HOW TO COMPLETE THIS TASK ▸
Each line below has to be output exactly, from first to last.

AVAILABLE DATA ▸
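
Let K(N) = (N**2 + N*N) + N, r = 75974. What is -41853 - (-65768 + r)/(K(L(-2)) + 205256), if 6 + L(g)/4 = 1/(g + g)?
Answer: -2880619833/68827 ≈ -41853.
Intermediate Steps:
L(g) = -24 + 2/g (L(g) = -24 + 4/(g + g) = -24 + 4/((2*g)) = -24 + 4*(1/(2*g)) = -24 + 2/g)
K(N) = N + 2*N**2 (K(N) = (N**2 + N**2) + N = 2*N**2 + N = N + 2*N**2)
-41853 - (-65768 + r)/(K(L(-2)) + 205256) = -41853 - (-65768 + 75974)/((-24 + 2/(-2))*(1 + 2*(-24 + 2/(-2))) + 205256) = -41853 - 10206/((-24 + 2*(-1/2))*(1 + 2*(-24 + 2*(-1/2))) + 205256) = -41853 - 10206/((-24 - 1)*(1 + 2*(-24 - 1)) + 205256) = -41853 - 10206/(-25*(1 + 2*(-25)) + 205256) = -41853 - 10206/(-25*(1 - 50) + 205256) = -41853 - 10206/(-25*(-49) + 205256) = -41853 - 10206/(1225 + 205256) = -41853 - 10206/206481 = -41853 - 1*3402/68827 = -41853 - 3402/68827 = -2880619833/68827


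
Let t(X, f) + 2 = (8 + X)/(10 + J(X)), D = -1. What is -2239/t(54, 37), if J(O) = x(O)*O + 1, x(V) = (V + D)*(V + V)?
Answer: 692090573/618152 ≈ 1119.6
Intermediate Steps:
x(V) = 2*V*(-1 + V) (x(V) = (V - 1)*(V + V) = (-1 + V)*(2*V) = 2*V*(-1 + V))
J(O) = 1 + 2*O²*(-1 + O) (J(O) = (2*O*(-1 + O))*O + 1 = 2*O²*(-1 + O) + 1 = 1 + 2*O²*(-1 + O))
t(X, f) = -2 + (8 + X)/(11 + 2*X²*(-1 + X)) (t(X, f) = -2 + (8 + X)/(10 + (1 + 2*X²*(-1 + X))) = -2 + (8 + X)/(11 + 2*X²*(-1 + X)))
-2239/t(54, 37) = -2239*(11 + 2*54²*(-1 + 54))/(-14 + 54 + 4*54²*(1 - 1*54)) = -2239*(11 + 2*2916*53)/(-14 + 54 + 4*2916*(1 - 54)) = -2239*(11 + 309096)/(-14 + 54 + 4*2916*(-53)) = -2239*309107/(-14 + 54 - 618192) = -2239/((1/309107)*(-618152)) = -2239/(-618152/309107) = -2239*(-309107/618152) = 692090573/618152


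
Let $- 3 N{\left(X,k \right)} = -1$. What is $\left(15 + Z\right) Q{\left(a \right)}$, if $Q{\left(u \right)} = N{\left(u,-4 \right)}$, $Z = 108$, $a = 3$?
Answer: $41$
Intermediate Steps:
$N{\left(X,k \right)} = \frac{1}{3}$ ($N{\left(X,k \right)} = \left(- \frac{1}{3}\right) \left(-1\right) = \frac{1}{3}$)
$Q{\left(u \right)} = \frac{1}{3}$
$\left(15 + Z\right) Q{\left(a \right)} = \left(15 + 108\right) \frac{1}{3} = 123 \cdot \frac{1}{3} = 41$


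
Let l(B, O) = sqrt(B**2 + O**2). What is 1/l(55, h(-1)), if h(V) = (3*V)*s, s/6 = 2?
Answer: sqrt(4321)/4321 ≈ 0.015213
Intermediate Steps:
s = 12 (s = 6*2 = 12)
h(V) = 36*V (h(V) = (3*V)*12 = 36*V)
1/l(55, h(-1)) = 1/(sqrt(55**2 + (36*(-1))**2)) = 1/(sqrt(3025 + (-36)**2)) = 1/(sqrt(3025 + 1296)) = 1/(sqrt(4321)) = sqrt(4321)/4321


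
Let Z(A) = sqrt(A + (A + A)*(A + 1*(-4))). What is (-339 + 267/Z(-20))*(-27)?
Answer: 9153 - 7209*sqrt(235)/470 ≈ 8917.9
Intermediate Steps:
Z(A) = sqrt(A + 2*A*(-4 + A)) (Z(A) = sqrt(A + (2*A)*(A - 4)) = sqrt(A + (2*A)*(-4 + A)) = sqrt(A + 2*A*(-4 + A)))
(-339 + 267/Z(-20))*(-27) = (-339 + 267/(sqrt(-20*(-7 + 2*(-20)))))*(-27) = (-339 + 267/(sqrt(-20*(-7 - 40))))*(-27) = (-339 + 267/(sqrt(-20*(-47))))*(-27) = (-339 + 267/(sqrt(940)))*(-27) = (-339 + 267/((2*sqrt(235))))*(-27) = (-339 + 267*(sqrt(235)/470))*(-27) = (-339 + 267*sqrt(235)/470)*(-27) = 9153 - 7209*sqrt(235)/470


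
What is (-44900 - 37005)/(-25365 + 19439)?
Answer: 81905/5926 ≈ 13.821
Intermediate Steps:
(-44900 - 37005)/(-25365 + 19439) = -81905/(-5926) = -81905*(-1/5926) = 81905/5926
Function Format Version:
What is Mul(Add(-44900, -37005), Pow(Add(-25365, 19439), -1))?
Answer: Rational(81905, 5926) ≈ 13.821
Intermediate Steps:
Mul(Add(-44900, -37005), Pow(Add(-25365, 19439), -1)) = Mul(-81905, Pow(-5926, -1)) = Mul(-81905, Rational(-1, 5926)) = Rational(81905, 5926)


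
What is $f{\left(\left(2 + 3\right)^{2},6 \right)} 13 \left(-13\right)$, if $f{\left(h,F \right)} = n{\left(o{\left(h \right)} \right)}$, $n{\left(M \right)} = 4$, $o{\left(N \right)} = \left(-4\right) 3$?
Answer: $-676$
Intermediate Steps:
$o{\left(N \right)} = -12$
$f{\left(h,F \right)} = 4$
$f{\left(\left(2 + 3\right)^{2},6 \right)} 13 \left(-13\right) = 4 \cdot 13 \left(-13\right) = 52 \left(-13\right) = -676$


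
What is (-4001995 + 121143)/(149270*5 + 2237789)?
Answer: -3880852/2984139 ≈ -1.3005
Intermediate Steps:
(-4001995 + 121143)/(149270*5 + 2237789) = -3880852/(746350 + 2237789) = -3880852/2984139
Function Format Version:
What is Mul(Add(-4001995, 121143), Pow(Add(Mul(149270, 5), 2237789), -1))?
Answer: Rational(-3880852, 2984139) ≈ -1.3005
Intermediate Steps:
Mul(Add(-4001995, 121143), Pow(Add(Mul(149270, 5), 2237789), -1)) = Mul(-3880852, Pow(Add(746350, 2237789), -1)) = Mul(-3880852, Pow(2984139, -1)) = Mul(-3880852, Rational(1, 2984139)) = Rational(-3880852, 2984139)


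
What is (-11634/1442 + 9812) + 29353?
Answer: 4033164/103 ≈ 39157.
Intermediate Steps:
(-11634/1442 + 9812) + 29353 = (-11634*1/1442 + 9812) + 29353 = (-831/103 + 9812) + 29353 = 1009805/103 + 29353 = 4033164/103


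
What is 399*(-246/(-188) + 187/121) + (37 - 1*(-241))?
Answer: 1464901/1034 ≈ 1416.7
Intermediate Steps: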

COMPLETED TASK ▸
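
Let K(N) = (N**2 + N*N) + N, r = 75974. What is -41853 - (-65768 + r)/(K(L(-2)) + 205256), if 6 + L(g)/4 = 1/(g + g)?
Answer: -2880619833/68827 ≈ -41853.
Intermediate Steps:
L(g) = -24 + 2/g (L(g) = -24 + 4/(g + g) = -24 + 4/((2*g)) = -24 + 4*(1/(2*g)) = -24 + 2/g)
K(N) = N + 2*N**2 (K(N) = (N**2 + N**2) + N = 2*N**2 + N = N + 2*N**2)
-41853 - (-65768 + r)/(K(L(-2)) + 205256) = -41853 - (-65768 + 75974)/((-24 + 2/(-2))*(1 + 2*(-24 + 2/(-2))) + 205256) = -41853 - 10206/((-24 + 2*(-1/2))*(1 + 2*(-24 + 2*(-1/2))) + 205256) = -41853 - 10206/((-24 - 1)*(1 + 2*(-24 - 1)) + 205256) = -41853 - 10206/(-25*(1 + 2*(-25)) + 205256) = -41853 - 10206/(-25*(1 - 50) + 205256) = -41853 - 10206/(-25*(-49) + 205256) = -41853 - 10206/(1225 + 205256) = -41853 - 10206/206481 = -41853 - 1*3402/68827 = -41853 - 3402/68827 = -2880619833/68827


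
Let t(X, f) + 2 = (8 + X)/(10 + J(X)), D = -1. What is -2239/t(54, 37), if J(O) = x(O)*O + 1, x(V) = (V + D)*(V + V)?
Answer: 692090573/618152 ≈ 1119.6
Intermediate Steps:
x(V) = 2*V*(-1 + V) (x(V) = (V - 1)*(V + V) = (-1 + V)*(2*V) = 2*V*(-1 + V))
J(O) = 1 + 2*O²*(-1 + O) (J(O) = (2*O*(-1 + O))*O + 1 = 2*O²*(-1 + O) + 1 = 1 + 2*O²*(-1 + O))
t(X, f) = -2 + (8 + X)/(11 + 2*X²*(-1 + X)) (t(X, f) = -2 + (8 + X)/(10 + (1 + 2*X²*(-1 + X))) = -2 + (8 + X)/(11 + 2*X²*(-1 + X)))
-2239/t(54, 37) = -2239*(11 + 2*54²*(-1 + 54))/(-14 + 54 + 4*54²*(1 - 1*54)) = -2239*(11 + 2*2916*53)/(-14 + 54 + 4*2916*(1 - 54)) = -2239*(11 + 309096)/(-14 + 54 + 4*2916*(-53)) = -2239*309107/(-14 + 54 - 618192) = -2239/((1/309107)*(-618152)) = -2239/(-618152/309107) = -2239*(-309107/618152) = 692090573/618152


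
Let $- 3 N{\left(X,k \right)} = -1$. What is $\left(15 + Z\right) Q{\left(a \right)}$, if $Q{\left(u \right)} = N{\left(u,-4 \right)}$, $Z = 108$, $a = 3$?
Answer: $41$
Intermediate Steps:
$N{\left(X,k \right)} = \frac{1}{3}$ ($N{\left(X,k \right)} = \left(- \frac{1}{3}\right) \left(-1\right) = \frac{1}{3}$)
$Q{\left(u \right)} = \frac{1}{3}$
$\left(15 + Z\right) Q{\left(a \right)} = \left(15 + 108\right) \frac{1}{3} = 123 \cdot \frac{1}{3} = 41$


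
Let l(B, O) = sqrt(B**2 + O**2). What is 1/l(55, h(-1)), if h(V) = (3*V)*s, s/6 = 2?
Answer: sqrt(4321)/4321 ≈ 0.015213
Intermediate Steps:
s = 12 (s = 6*2 = 12)
h(V) = 36*V (h(V) = (3*V)*12 = 36*V)
1/l(55, h(-1)) = 1/(sqrt(55**2 + (36*(-1))**2)) = 1/(sqrt(3025 + (-36)**2)) = 1/(sqrt(3025 + 1296)) = 1/(sqrt(4321)) = sqrt(4321)/4321


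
Let Z(A) = sqrt(A + (A + A)*(A + 1*(-4))). What is (-339 + 267/Z(-20))*(-27)?
Answer: 9153 - 7209*sqrt(235)/470 ≈ 8917.9
Intermediate Steps:
Z(A) = sqrt(A + 2*A*(-4 + A)) (Z(A) = sqrt(A + (2*A)*(A - 4)) = sqrt(A + (2*A)*(-4 + A)) = sqrt(A + 2*A*(-4 + A)))
(-339 + 267/Z(-20))*(-27) = (-339 + 267/(sqrt(-20*(-7 + 2*(-20)))))*(-27) = (-339 + 267/(sqrt(-20*(-7 - 40))))*(-27) = (-339 + 267/(sqrt(-20*(-47))))*(-27) = (-339 + 267/(sqrt(940)))*(-27) = (-339 + 267/((2*sqrt(235))))*(-27) = (-339 + 267*(sqrt(235)/470))*(-27) = (-339 + 267*sqrt(235)/470)*(-27) = 9153 - 7209*sqrt(235)/470


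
What is (-44900 - 37005)/(-25365 + 19439)?
Answer: 81905/5926 ≈ 13.821
Intermediate Steps:
(-44900 - 37005)/(-25365 + 19439) = -81905/(-5926) = -81905*(-1/5926) = 81905/5926
Function Format Version:
What is Mul(Add(-44900, -37005), Pow(Add(-25365, 19439), -1))?
Answer: Rational(81905, 5926) ≈ 13.821
Intermediate Steps:
Mul(Add(-44900, -37005), Pow(Add(-25365, 19439), -1)) = Mul(-81905, Pow(-5926, -1)) = Mul(-81905, Rational(-1, 5926)) = Rational(81905, 5926)


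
What is $f{\left(\left(2 + 3\right)^{2},6 \right)} 13 \left(-13\right)$, if $f{\left(h,F \right)} = n{\left(o{\left(h \right)} \right)}$, $n{\left(M \right)} = 4$, $o{\left(N \right)} = \left(-4\right) 3$?
Answer: $-676$
Intermediate Steps:
$o{\left(N \right)} = -12$
$f{\left(h,F \right)} = 4$
$f{\left(\left(2 + 3\right)^{2},6 \right)} 13 \left(-13\right) = 4 \cdot 13 \left(-13\right) = 52 \left(-13\right) = -676$


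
What is (-4001995 + 121143)/(149270*5 + 2237789)?
Answer: -3880852/2984139 ≈ -1.3005
Intermediate Steps:
(-4001995 + 121143)/(149270*5 + 2237789) = -3880852/(746350 + 2237789) = -3880852/2984139
Function Format Version:
What is Mul(Add(-4001995, 121143), Pow(Add(Mul(149270, 5), 2237789), -1))?
Answer: Rational(-3880852, 2984139) ≈ -1.3005
Intermediate Steps:
Mul(Add(-4001995, 121143), Pow(Add(Mul(149270, 5), 2237789), -1)) = Mul(-3880852, Pow(Add(746350, 2237789), -1)) = Mul(-3880852, Pow(2984139, -1)) = Mul(-3880852, Rational(1, 2984139)) = Rational(-3880852, 2984139)


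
What is (-11634/1442 + 9812) + 29353?
Answer: 4033164/103 ≈ 39157.
Intermediate Steps:
(-11634/1442 + 9812) + 29353 = (-11634*1/1442 + 9812) + 29353 = (-831/103 + 9812) + 29353 = 1009805/103 + 29353 = 4033164/103


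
What is 399*(-246/(-188) + 187/121) + (37 - 1*(-241))?
Answer: 1464901/1034 ≈ 1416.7
Intermediate Steps: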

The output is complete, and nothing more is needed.